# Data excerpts

+++

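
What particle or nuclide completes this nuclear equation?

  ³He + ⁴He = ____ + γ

Be-7

Conserve mass number: 3 + 4 = A + 0, so A = 7.
Conserve atomic number: 2 + 2 = Z + 0, so Z = 4.
Z = 4 is beryllium, so the species is ⁷Be.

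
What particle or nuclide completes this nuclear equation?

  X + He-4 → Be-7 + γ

Conserve mass number: A + 4 = 7 + 0, so A = 3.
Conserve atomic number: Z + 2 = 4 + 0, so Z = 2.
Z = 2 is helium, so the species is He-3.

He-3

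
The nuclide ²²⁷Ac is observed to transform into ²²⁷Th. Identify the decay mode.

ΔA = 227 − 227 = 0; ΔZ = 90 − 89 = +1.
A is unchanged and Z rises by 1 — a neutron has become a proton (β⁻ decay).

beta-minus decay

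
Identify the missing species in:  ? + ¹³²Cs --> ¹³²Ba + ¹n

Conserve mass number: A + 132 = 132 + 1, so A = 1.
Conserve atomic number: Z + 55 = 56 + 0, so Z = 1.
A = 1 and Z = 1 is ¹H — a proton.

proton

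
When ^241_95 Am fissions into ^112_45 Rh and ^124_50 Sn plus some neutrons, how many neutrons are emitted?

5

Conserve mass number: 241 = 112 + 124 + k, so k = 241 − 236 = 5.
Check atomic number: 95 = 45 + 50 + 0 = 95. ✓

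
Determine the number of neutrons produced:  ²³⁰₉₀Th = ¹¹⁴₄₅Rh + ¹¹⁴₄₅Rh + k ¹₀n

Conserve mass number: 230 = 114 + 114 + k, so k = 230 − 228 = 2.
Check atomic number: 90 = 45 + 45 + 0 = 90. ✓

2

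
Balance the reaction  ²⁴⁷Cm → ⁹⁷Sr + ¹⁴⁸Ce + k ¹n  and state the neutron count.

2

Conserve mass number: 247 = 97 + 148 + k, so k = 247 − 245 = 2.
Check atomic number: 96 = 38 + 58 + 0 = 96. ✓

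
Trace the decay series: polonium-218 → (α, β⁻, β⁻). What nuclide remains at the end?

Po-214

Start: (A, Z) = (218, 84).
After α: (214, 82).
After β⁻: (214, 83).
After β⁻: (214, 84).
Z = 84 is polonium.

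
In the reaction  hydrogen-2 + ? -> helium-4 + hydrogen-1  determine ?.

He-3

Conserve mass number: 2 + A = 4 + 1, so A = 3.
Conserve atomic number: 1 + Z = 2 + 1, so Z = 2.
Z = 2 is helium, so the species is helium-3.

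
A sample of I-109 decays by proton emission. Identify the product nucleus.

Te-108

Proton emission: mass number changes by -1, atomic number by -1.
A: 109 − 1 = 108; Z: 53 − 1 = 52.
Z = 52 is tellurium, so the daughter is Te-108.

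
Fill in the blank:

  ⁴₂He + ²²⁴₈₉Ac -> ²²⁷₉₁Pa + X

Conserve mass number: 4 + 224 = 227 + A, so A = 1.
Conserve atomic number: 2 + 89 = 91 + Z, so Z = 0.
A = 1 and Z = 0 is ¹₀n — a neutron.

neutron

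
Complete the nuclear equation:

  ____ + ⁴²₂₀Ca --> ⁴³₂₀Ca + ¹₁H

Conserve mass number: A + 42 = 43 + 1, so A = 2.
Conserve atomic number: Z + 20 = 20 + 1, so Z = 1.
A = 2 and Z = 1 is ²₁H — a deuteron.

deuteron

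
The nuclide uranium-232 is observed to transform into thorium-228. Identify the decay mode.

ΔA = 228 − 232 = -4; ΔZ = 90 − 92 = -2.
A drops by 4 and Z drops by 2 — the signature of alpha emission.

alpha decay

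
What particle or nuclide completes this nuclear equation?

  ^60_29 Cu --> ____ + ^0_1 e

Ni-60

Conserve mass number: 60 = A + 0, so A = 60.
Conserve atomic number: 29 = Z + 1, so Z = 28.
Z = 28 is nickel, so the species is ^60_28 Ni.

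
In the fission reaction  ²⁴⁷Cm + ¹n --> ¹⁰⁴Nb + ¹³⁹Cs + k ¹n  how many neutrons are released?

Conserve mass number: 248 = 104 + 139 + k, so k = 248 − 243 = 5.
Check atomic number: 96 = 41 + 55 + 0 = 96. ✓

5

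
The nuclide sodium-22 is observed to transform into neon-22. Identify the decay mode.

beta-plus decay or electron capture

ΔA = 22 − 22 = 0; ΔZ = 10 − 11 = -1.
A is unchanged and Z drops by 1 — a proton has become a neutron (β⁺ emission or electron capture).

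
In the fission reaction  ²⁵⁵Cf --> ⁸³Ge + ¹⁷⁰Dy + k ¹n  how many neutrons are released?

2

Conserve mass number: 255 = 83 + 170 + k, so k = 255 − 253 = 2.
Check atomic number: 98 = 32 + 66 + 0 = 98. ✓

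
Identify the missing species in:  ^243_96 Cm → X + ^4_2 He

Conserve mass number: 243 = A + 4, so A = 239.
Conserve atomic number: 96 = Z + 2, so Z = 94.
Z = 94 is plutonium, so the species is ^239_94 Pu.

Pu-239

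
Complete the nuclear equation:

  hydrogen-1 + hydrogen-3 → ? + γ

Conserve mass number: 1 + 3 = A + 0, so A = 4.
Conserve atomic number: 1 + 1 = Z + 0, so Z = 2.
A = 4 and Z = 2 is helium-4 — an alpha particle.

He-4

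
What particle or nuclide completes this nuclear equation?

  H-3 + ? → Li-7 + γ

alpha particle

Conserve mass number: 3 + A = 7 + 0, so A = 4.
Conserve atomic number: 1 + Z = 3 + 0, so Z = 2.
A = 4 and Z = 2 is He-4 — an alpha particle.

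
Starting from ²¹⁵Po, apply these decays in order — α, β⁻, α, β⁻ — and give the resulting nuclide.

Start: (A, Z) = (215, 84).
After α: (211, 82).
After β⁻: (211, 83).
After α: (207, 81).
After β⁻: (207, 82).
Z = 82 is lead.

Pb-207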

+++

Retype every line of the data, keeping each one exactly as it is.

# ANSWER BOX
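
What particle or nuclide completes this nuclear equation?

  ³He + ⁴He = ____ + γ

Be-7

Conserve mass number: 3 + 4 = A + 0, so A = 7.
Conserve atomic number: 2 + 2 = Z + 0, so Z = 4.
Z = 4 is beryllium, so the species is ⁷Be.

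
What particle or nuclide completes this nuclear equation?

  X + He-4 → Be-7 + γ

Conserve mass number: A + 4 = 7 + 0, so A = 3.
Conserve atomic number: Z + 2 = 4 + 0, so Z = 2.
Z = 2 is helium, so the species is He-3.

He-3

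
The nuclide ²²⁷Ac is observed to transform into ²²⁷Th. Identify the decay mode.

ΔA = 227 − 227 = 0; ΔZ = 90 − 89 = +1.
A is unchanged and Z rises by 1 — a neutron has become a proton (β⁻ decay).

beta-minus decay

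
Identify the missing species in:  ? + ¹³²Cs --> ¹³²Ba + ¹n

Conserve mass number: A + 132 = 132 + 1, so A = 1.
Conserve atomic number: Z + 55 = 56 + 0, so Z = 1.
A = 1 and Z = 1 is ¹H — a proton.

proton

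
When ^241_95 Am fissions into ^112_45 Rh and ^124_50 Sn plus some neutrons, how many neutrons are emitted?

5

Conserve mass number: 241 = 112 + 124 + k, so k = 241 − 236 = 5.
Check atomic number: 95 = 45 + 50 + 0 = 95. ✓

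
Determine the number of neutrons produced:  ²³⁰₉₀Th = ¹¹⁴₄₅Rh + ¹¹⁴₄₅Rh + k ¹₀n

Conserve mass number: 230 = 114 + 114 + k, so k = 230 − 228 = 2.
Check atomic number: 90 = 45 + 45 + 0 = 90. ✓

2

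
Balance the reaction  ²⁴⁷Cm → ⁹⁷Sr + ¹⁴⁸Ce + k ¹n  and state the neutron count.

2

Conserve mass number: 247 = 97 + 148 + k, so k = 247 − 245 = 2.
Check atomic number: 96 = 38 + 58 + 0 = 96. ✓

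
Trace the decay series: polonium-218 → (α, β⁻, β⁻). What nuclide remains at the end?

Po-214

Start: (A, Z) = (218, 84).
After α: (214, 82).
After β⁻: (214, 83).
After β⁻: (214, 84).
Z = 84 is polonium.

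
In the reaction  hydrogen-2 + ? -> helium-4 + hydrogen-1  determine ?.

He-3

Conserve mass number: 2 + A = 4 + 1, so A = 3.
Conserve atomic number: 1 + Z = 2 + 1, so Z = 2.
Z = 2 is helium, so the species is helium-3.

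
A sample of I-109 decays by proton emission. Identify the product nucleus.

Te-108

Proton emission: mass number changes by -1, atomic number by -1.
A: 109 − 1 = 108; Z: 53 − 1 = 52.
Z = 52 is tellurium, so the daughter is Te-108.

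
Fill in the blank:

  ⁴₂He + ²²⁴₈₉Ac -> ²²⁷₉₁Pa + X

Conserve mass number: 4 + 224 = 227 + A, so A = 1.
Conserve atomic number: 2 + 89 = 91 + Z, so Z = 0.
A = 1 and Z = 0 is ¹₀n — a neutron.

neutron

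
Complete the nuclear equation:

  ____ + ⁴²₂₀Ca --> ⁴³₂₀Ca + ¹₁H

Conserve mass number: A + 42 = 43 + 1, so A = 2.
Conserve atomic number: Z + 20 = 20 + 1, so Z = 1.
A = 2 and Z = 1 is ²₁H — a deuteron.

deuteron

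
The nuclide uranium-232 is observed to transform into thorium-228. Identify the decay mode.

ΔA = 228 − 232 = -4; ΔZ = 90 − 92 = -2.
A drops by 4 and Z drops by 2 — the signature of alpha emission.

alpha decay

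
What particle or nuclide completes this nuclear equation?

  ^60_29 Cu --> ____ + ^0_1 e

Ni-60

Conserve mass number: 60 = A + 0, so A = 60.
Conserve atomic number: 29 = Z + 1, so Z = 28.
Z = 28 is nickel, so the species is ^60_28 Ni.

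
In the fission reaction  ²⁴⁷Cm + ¹n --> ¹⁰⁴Nb + ¹³⁹Cs + k ¹n  how many neutrons are released?

Conserve mass number: 248 = 104 + 139 + k, so k = 248 − 243 = 5.
Check atomic number: 96 = 41 + 55 + 0 = 96. ✓

5

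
The nuclide sodium-22 is observed to transform into neon-22. Identify the decay mode.

beta-plus decay or electron capture

ΔA = 22 − 22 = 0; ΔZ = 10 − 11 = -1.
A is unchanged and Z drops by 1 — a proton has become a neutron (β⁺ emission or electron capture).

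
In the fission reaction  ²⁵⁵Cf --> ⁸³Ge + ¹⁷⁰Dy + k ¹n  how many neutrons are released?

2

Conserve mass number: 255 = 83 + 170 + k, so k = 255 − 253 = 2.
Check atomic number: 98 = 32 + 66 + 0 = 98. ✓

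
Identify the missing species in:  ^243_96 Cm → X + ^4_2 He

Conserve mass number: 243 = A + 4, so A = 239.
Conserve atomic number: 96 = Z + 2, so Z = 94.
Z = 94 is plutonium, so the species is ^239_94 Pu.

Pu-239

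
Complete the nuclear equation:

  hydrogen-1 + hydrogen-3 → ? + γ

Conserve mass number: 1 + 3 = A + 0, so A = 4.
Conserve atomic number: 1 + 1 = Z + 0, so Z = 2.
A = 4 and Z = 2 is helium-4 — an alpha particle.

He-4

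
What particle or nuclide completes this nuclear equation?

  H-3 + ? → Li-7 + γ

alpha particle

Conserve mass number: 3 + A = 7 + 0, so A = 4.
Conserve atomic number: 1 + Z = 3 + 0, so Z = 2.
A = 4 and Z = 2 is He-4 — an alpha particle.

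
Starting from ²¹⁵Po, apply these decays in order — α, β⁻, α, β⁻ — and give the resulting nuclide.

Start: (A, Z) = (215, 84).
After α: (211, 82).
After β⁻: (211, 83).
After α: (207, 81).
After β⁻: (207, 82).
Z = 82 is lead.

Pb-207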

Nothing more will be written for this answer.